--- THE TASK ---
Keep to one stretch of the data below, the lines from the one with "Angle(∠BQA) = 114°" up to and including the one with "Orientation: each successive", and return that stretch exactly.

--- ENTRIES SUPPLIED ---
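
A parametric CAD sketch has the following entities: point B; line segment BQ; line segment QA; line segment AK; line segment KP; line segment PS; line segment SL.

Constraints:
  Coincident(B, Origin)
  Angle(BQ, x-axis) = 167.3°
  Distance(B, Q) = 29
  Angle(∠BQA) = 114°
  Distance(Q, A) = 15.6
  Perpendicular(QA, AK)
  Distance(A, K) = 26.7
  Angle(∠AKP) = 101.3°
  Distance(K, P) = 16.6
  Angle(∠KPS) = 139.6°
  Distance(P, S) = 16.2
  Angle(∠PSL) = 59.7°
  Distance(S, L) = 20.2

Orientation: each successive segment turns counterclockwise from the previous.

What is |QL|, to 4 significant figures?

12.06

B is at the origin; BQ runs at 167.3° with length 29.0, so Q = (-28.29, 6.376). ∠BQA = 114.0° gives QA at -126.7° from the x-axis; with |QA| = 15.6, A = (-37.61, -6.132). QA is perpendicular to AK, so AK runs at -36.70°; with |AK| = 26.7, K = (-16.21, -22.09). ∠AKP = 101.3° gives KP at 42.00° from the x-axis; with |KP| = 16.6, P = (-3.870, -10.98). ∠KPS = 139.6° gives PS at 82.40° from the x-axis; with |PS| = 16.2, S = (-1.727, 5.077). ∠PSL = 59.7° gives SL at -157.3° from the x-axis; with |SL| = 20.2, L = (-20.36, -2.719). Then |QL| = |L − Q| = 12.06.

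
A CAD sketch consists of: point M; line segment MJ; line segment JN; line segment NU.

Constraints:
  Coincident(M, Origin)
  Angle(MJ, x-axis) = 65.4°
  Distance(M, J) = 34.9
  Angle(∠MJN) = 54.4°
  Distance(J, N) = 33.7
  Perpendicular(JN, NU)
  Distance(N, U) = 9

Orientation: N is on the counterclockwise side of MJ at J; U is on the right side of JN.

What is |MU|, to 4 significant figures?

39.70

∠MJN = 54.4°, so JN runs at 65.4° + (180° − 54.4°) = 191.0° from the x-axis; with |JN| = 33.7, N = J + 33.7·(cos 191.0°, sin 191.0°) = (-18.55, 25.30). JN is perpendicular to NU; with |NU| = 9.0 on the right of JN, U = N + 9.0·(-0.1908, 0.9816) = (-20.27, 34.14). Then |MU| = |U − M| = 39.70.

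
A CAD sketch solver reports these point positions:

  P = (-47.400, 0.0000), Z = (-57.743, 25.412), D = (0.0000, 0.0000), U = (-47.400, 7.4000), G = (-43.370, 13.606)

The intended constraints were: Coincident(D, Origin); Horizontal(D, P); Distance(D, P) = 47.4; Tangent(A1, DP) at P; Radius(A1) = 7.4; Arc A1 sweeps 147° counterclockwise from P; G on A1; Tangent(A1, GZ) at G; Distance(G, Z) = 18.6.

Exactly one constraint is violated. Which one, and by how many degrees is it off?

Tangent(A1, GZ) at G — off by 6.40°.

D = (0.00, 0.00) ✓; D.y = 0.00, P.y = 0.00 ✓; |DP| = 47.40 ✓; ∠(UP, PD) = 90.00° ✓; |UP| = 7.400 ✓; bearing(U→G) − bearing(U→P) = 147.0° ✓; |UG| = 7.400 ✓; ∠(UG, GZ) = 96.40° ✗; |GZ| = 18.60 ✓.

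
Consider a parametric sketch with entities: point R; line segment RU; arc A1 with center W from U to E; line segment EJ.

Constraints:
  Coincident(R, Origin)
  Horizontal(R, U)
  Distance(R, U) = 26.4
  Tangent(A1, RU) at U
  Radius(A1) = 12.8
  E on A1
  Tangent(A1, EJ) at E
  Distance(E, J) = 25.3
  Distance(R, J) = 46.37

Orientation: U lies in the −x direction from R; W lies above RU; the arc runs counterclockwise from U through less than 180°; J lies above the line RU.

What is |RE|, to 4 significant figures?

21.97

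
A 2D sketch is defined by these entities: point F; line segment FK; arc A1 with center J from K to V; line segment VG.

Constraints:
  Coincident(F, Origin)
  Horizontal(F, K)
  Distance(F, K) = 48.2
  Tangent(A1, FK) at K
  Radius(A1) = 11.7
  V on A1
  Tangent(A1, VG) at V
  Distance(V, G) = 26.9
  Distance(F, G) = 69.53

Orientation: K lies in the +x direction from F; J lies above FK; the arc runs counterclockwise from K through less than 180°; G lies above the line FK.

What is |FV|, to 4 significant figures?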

--- OUTPUT BELOW ---
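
  Angle(∠BQA) = 114°
  Distance(Q, A) = 15.6
  Perpendicular(QA, AK)
  Distance(A, K) = 26.7
  Angle(∠AKP) = 101.3°
  Distance(K, P) = 16.6
  Angle(∠KPS) = 139.6°
  Distance(P, S) = 16.2
  Angle(∠PSL) = 59.7°
  Distance(S, L) = 20.2

Orientation: each successive segment turns counterclockwise from the previous.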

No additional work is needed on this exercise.